-- Aim of the task --
When every entry has been read, print each one back exactly.

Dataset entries
**********

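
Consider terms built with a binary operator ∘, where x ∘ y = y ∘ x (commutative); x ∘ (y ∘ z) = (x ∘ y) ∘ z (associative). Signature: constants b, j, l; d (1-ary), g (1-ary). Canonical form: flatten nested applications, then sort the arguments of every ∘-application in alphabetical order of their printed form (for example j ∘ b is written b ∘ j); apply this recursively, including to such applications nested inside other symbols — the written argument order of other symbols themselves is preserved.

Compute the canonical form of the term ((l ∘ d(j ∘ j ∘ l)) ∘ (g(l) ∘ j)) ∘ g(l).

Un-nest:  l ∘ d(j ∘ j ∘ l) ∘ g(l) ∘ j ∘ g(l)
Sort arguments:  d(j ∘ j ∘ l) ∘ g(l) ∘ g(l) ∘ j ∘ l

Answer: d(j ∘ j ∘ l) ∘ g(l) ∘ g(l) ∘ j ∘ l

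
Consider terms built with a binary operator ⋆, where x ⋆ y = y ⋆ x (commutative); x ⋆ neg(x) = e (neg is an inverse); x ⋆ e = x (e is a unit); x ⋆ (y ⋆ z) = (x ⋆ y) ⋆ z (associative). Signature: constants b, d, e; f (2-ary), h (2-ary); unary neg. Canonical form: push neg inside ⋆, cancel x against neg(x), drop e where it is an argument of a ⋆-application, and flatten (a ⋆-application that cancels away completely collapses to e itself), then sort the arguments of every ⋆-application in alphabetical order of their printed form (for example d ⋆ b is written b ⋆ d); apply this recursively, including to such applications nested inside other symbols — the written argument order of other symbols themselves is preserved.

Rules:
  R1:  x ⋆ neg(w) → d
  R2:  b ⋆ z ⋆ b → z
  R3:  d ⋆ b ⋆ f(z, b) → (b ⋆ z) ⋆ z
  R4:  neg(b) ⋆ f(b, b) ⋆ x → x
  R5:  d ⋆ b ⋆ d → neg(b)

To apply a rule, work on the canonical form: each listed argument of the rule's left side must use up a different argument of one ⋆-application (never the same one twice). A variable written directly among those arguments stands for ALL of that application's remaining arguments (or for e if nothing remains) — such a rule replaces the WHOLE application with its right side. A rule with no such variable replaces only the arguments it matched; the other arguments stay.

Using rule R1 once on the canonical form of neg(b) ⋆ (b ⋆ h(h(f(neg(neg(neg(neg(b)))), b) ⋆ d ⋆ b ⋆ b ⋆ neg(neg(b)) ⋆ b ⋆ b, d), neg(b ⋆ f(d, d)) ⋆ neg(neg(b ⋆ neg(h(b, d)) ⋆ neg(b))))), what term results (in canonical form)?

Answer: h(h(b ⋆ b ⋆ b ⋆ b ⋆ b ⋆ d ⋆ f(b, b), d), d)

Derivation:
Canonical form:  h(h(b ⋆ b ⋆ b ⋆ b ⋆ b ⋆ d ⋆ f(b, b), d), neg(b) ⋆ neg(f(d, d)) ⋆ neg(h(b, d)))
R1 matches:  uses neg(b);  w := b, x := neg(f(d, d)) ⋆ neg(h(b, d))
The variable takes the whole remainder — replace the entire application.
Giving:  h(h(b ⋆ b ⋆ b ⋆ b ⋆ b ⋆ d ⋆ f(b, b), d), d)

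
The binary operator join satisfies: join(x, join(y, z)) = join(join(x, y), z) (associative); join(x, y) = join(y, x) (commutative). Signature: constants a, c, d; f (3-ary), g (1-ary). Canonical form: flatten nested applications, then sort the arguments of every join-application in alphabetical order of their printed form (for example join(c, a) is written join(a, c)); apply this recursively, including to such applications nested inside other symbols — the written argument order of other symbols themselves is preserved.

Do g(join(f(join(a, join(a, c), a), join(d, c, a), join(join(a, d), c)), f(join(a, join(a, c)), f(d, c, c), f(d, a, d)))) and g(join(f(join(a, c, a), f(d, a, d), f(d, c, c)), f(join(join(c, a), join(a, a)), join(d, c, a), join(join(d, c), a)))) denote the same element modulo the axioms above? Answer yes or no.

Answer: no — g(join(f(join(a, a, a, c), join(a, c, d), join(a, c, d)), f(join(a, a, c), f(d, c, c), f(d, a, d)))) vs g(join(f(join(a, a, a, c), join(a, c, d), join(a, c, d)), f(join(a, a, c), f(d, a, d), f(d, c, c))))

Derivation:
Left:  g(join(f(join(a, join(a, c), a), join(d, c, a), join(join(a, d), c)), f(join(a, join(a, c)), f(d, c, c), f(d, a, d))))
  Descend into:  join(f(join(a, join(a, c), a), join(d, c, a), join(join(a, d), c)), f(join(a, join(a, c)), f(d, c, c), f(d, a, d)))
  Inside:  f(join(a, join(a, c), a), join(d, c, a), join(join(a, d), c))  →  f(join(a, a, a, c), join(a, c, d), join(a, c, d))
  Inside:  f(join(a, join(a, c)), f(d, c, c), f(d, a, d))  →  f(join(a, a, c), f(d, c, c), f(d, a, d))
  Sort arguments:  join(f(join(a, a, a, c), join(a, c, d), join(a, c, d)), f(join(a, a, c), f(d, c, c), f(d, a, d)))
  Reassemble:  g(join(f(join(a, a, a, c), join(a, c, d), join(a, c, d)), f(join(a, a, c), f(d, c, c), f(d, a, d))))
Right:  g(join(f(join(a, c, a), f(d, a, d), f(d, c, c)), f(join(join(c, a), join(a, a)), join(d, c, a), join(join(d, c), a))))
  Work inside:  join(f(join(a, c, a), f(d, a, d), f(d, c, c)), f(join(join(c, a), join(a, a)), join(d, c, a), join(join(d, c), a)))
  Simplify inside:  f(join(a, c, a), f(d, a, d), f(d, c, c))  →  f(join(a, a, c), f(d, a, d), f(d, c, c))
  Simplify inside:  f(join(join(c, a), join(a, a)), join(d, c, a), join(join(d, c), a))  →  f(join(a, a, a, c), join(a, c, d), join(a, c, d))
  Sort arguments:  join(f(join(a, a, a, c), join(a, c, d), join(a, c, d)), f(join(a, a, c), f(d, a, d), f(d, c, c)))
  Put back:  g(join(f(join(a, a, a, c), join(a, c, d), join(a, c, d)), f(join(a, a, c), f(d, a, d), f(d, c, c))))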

**********

-- Completed exercise --
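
Consider terms built with a binary operator ∘, where x ∘ y = y ∘ x (commutative); x ∘ (y ∘ z) = (x ∘ y) ∘ z (associative). Signature: constants b, j, l; d (1-ary), g (1-ary). Canonical form: flatten nested applications, then sort the arguments of every ∘-application in alphabetical order of their printed form (for example j ∘ b is written b ∘ j); apply this recursively, including to such applications nested inside other symbols — the written argument order of other symbols themselves is preserved.

Compute the canonical form of the term ((l ∘ d(j ∘ j ∘ l)) ∘ (g(l) ∘ j)) ∘ g(l).

Un-nest:  l ∘ d(j ∘ j ∘ l) ∘ g(l) ∘ j ∘ g(l)
Sort arguments:  d(j ∘ j ∘ l) ∘ g(l) ∘ g(l) ∘ j ∘ l

Answer: d(j ∘ j ∘ l) ∘ g(l) ∘ g(l) ∘ j ∘ l

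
Consider terms built with a binary operator ⋆, where x ⋆ y = y ⋆ x (commutative); x ⋆ neg(x) = e (neg is an inverse); x ⋆ e = x (e is a unit); x ⋆ (y ⋆ z) = (x ⋆ y) ⋆ z (associative). Signature: constants b, d, e; f (2-ary), h (2-ary); unary neg. Canonical form: push neg inside ⋆, cancel x against neg(x), drop e where it is an argument of a ⋆-application, and flatten (a ⋆-application that cancels away completely collapses to e itself), then sort the arguments of every ⋆-application in alphabetical order of their printed form (for example d ⋆ b is written b ⋆ d); apply this recursively, including to such applications nested inside other symbols — the written argument order of other symbols themselves is preserved.

Rules:
  R1:  x ⋆ neg(w) → d
  R2:  b ⋆ z ⋆ b → z
  R3:  d ⋆ b ⋆ f(z, b) → (b ⋆ z) ⋆ z
  R4:  neg(b) ⋆ f(b, b) ⋆ x → x
  R5:  d ⋆ b ⋆ d → neg(b)

To apply a rule, work on the canonical form: each listed argument of the rule's left side must use up a different argument of one ⋆-application (never the same one twice). A variable written directly among those arguments stands for ALL of that application's remaining arguments (or for e if nothing remains) — such a rule replaces the WHOLE application with its right side. A rule with no such variable replaces only the arguments it matched; the other arguments stay.

Using rule R1 once on the canonical form of neg(b) ⋆ (b ⋆ h(h(f(neg(neg(neg(neg(b)))), b) ⋆ d ⋆ b ⋆ b ⋆ neg(neg(b)) ⋆ b ⋆ b, d), neg(b ⋆ f(d, d)) ⋆ neg(neg(b ⋆ neg(h(b, d)) ⋆ neg(b))))), what term results (in canonical form)?

Answer: h(h(b ⋆ b ⋆ b ⋆ b ⋆ b ⋆ d ⋆ f(b, b), d), d)

Derivation:
Canonical form:  h(h(b ⋆ b ⋆ b ⋆ b ⋆ b ⋆ d ⋆ f(b, b), d), neg(b) ⋆ neg(f(d, d)) ⋆ neg(h(b, d)))
R1 matches:  uses neg(b);  w := b, x := neg(f(d, d)) ⋆ neg(h(b, d))
The variable takes the whole remainder — replace the entire application.
Giving:  h(h(b ⋆ b ⋆ b ⋆ b ⋆ b ⋆ d ⋆ f(b, b), d), d)

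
The binary operator join satisfies: join(x, join(y, z)) = join(join(x, y), z) (associative); join(x, y) = join(y, x) (commutative). Signature: constants a, c, d; f (3-ary), g (1-ary). Canonical form: flatten nested applications, then sort the arguments of every join-application in alphabetical order of their printed form (for example join(c, a) is written join(a, c)); apply this recursively, including to such applications nested inside other symbols — the written argument order of other symbols themselves is preserved.

Do g(join(f(join(a, join(a, c), a), join(d, c, a), join(join(a, d), c)), f(join(a, join(a, c)), f(d, c, c), f(d, a, d)))) and g(join(f(join(a, c, a), f(d, a, d), f(d, c, c)), f(join(join(c, a), join(a, a)), join(d, c, a), join(join(d, c), a)))) denote the same element modulo the axioms above? Answer yes or no.

Answer: no — g(join(f(join(a, a, a, c), join(a, c, d), join(a, c, d)), f(join(a, a, c), f(d, c, c), f(d, a, d)))) vs g(join(f(join(a, a, a, c), join(a, c, d), join(a, c, d)), f(join(a, a, c), f(d, a, d), f(d, c, c))))

Derivation:
Left:  g(join(f(join(a, join(a, c), a), join(d, c, a), join(join(a, d), c)), f(join(a, join(a, c)), f(d, c, c), f(d, a, d))))
  Descend into:  join(f(join(a, join(a, c), a), join(d, c, a), join(join(a, d), c)), f(join(a, join(a, c)), f(d, c, c), f(d, a, d)))
  Inside:  f(join(a, join(a, c), a), join(d, c, a), join(join(a, d), c))  →  f(join(a, a, a, c), join(a, c, d), join(a, c, d))
  Inside:  f(join(a, join(a, c)), f(d, c, c), f(d, a, d))  →  f(join(a, a, c), f(d, c, c), f(d, a, d))
  Sort arguments:  join(f(join(a, a, a, c), join(a, c, d), join(a, c, d)), f(join(a, a, c), f(d, c, c), f(d, a, d)))
  Reassemble:  g(join(f(join(a, a, a, c), join(a, c, d), join(a, c, d)), f(join(a, a, c), f(d, c, c), f(d, a, d))))
Right:  g(join(f(join(a, c, a), f(d, a, d), f(d, c, c)), f(join(join(c, a), join(a, a)), join(d, c, a), join(join(d, c), a))))
  Work inside:  join(f(join(a, c, a), f(d, a, d), f(d, c, c)), f(join(join(c, a), join(a, a)), join(d, c, a), join(join(d, c), a)))
  Simplify inside:  f(join(a, c, a), f(d, a, d), f(d, c, c))  →  f(join(a, a, c), f(d, a, d), f(d, c, c))
  Simplify inside:  f(join(join(c, a), join(a, a)), join(d, c, a), join(join(d, c), a))  →  f(join(a, a, a, c), join(a, c, d), join(a, c, d))
  Sort arguments:  join(f(join(a, a, a, c), join(a, c, d), join(a, c, d)), f(join(a, a, c), f(d, a, d), f(d, c, c)))
  Put back:  g(join(f(join(a, a, a, c), join(a, c, d), join(a, c, d)), f(join(a, a, c), f(d, a, d), f(d, c, c))))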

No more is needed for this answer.